◆ Problem ◆
Retype exactly the stretch of lines that begins at the line containing "A's planner proposes" and ends at the last line of the data, with no other lines.

[Stored items]
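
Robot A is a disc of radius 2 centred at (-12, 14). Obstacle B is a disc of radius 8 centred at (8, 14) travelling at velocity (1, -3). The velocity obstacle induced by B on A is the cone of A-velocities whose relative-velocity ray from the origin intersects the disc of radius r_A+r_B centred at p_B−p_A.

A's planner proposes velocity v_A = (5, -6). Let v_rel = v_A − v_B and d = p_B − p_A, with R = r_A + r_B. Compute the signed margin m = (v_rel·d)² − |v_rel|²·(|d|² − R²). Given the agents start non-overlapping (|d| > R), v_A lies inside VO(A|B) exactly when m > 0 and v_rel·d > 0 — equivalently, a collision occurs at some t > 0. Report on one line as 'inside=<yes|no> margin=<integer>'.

d = (20, 0),  |d|² = 400;  R = 2+8 = 10,  c = 400−10² = 300
v_rel = (4, -3),  |v_rel|² = 25;  v_rel·d = (4)·(20) + (-3)·(0) = 80
25·t² − 160·t + 300 = 0  ⇒  m = 80² − 25·300 = -1100
m = -1100 < 0,  v_rel·d = 80 > 0  ⇒  outside

inside=no margin=-1100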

◆ Expected answer ◆
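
A's planner proposes velocity v_A = (5, -6). Let v_rel = v_A − v_B and d = p_B − p_A, with R = r_A + r_B. Compute the signed margin m = (v_rel·d)² − |v_rel|²·(|d|² − R²). Given the agents start non-overlapping (|d| > R), v_A lies inside VO(A|B) exactly when m > 0 and v_rel·d > 0 — equivalently, a collision occurs at some t > 0. Report on one line as 'inside=<yes|no> margin=<integer>'.

d = (20, 0),  |d|² = 400;  R = 2+8 = 10,  c = 400−10² = 300
v_rel = (4, -3),  |v_rel|² = 25;  v_rel·d = (4)·(20) + (-3)·(0) = 80
25·t² − 160·t + 300 = 0  ⇒  m = 80² − 25·300 = -1100
m = -1100 < 0,  v_rel·d = 80 > 0  ⇒  outside

inside=no margin=-1100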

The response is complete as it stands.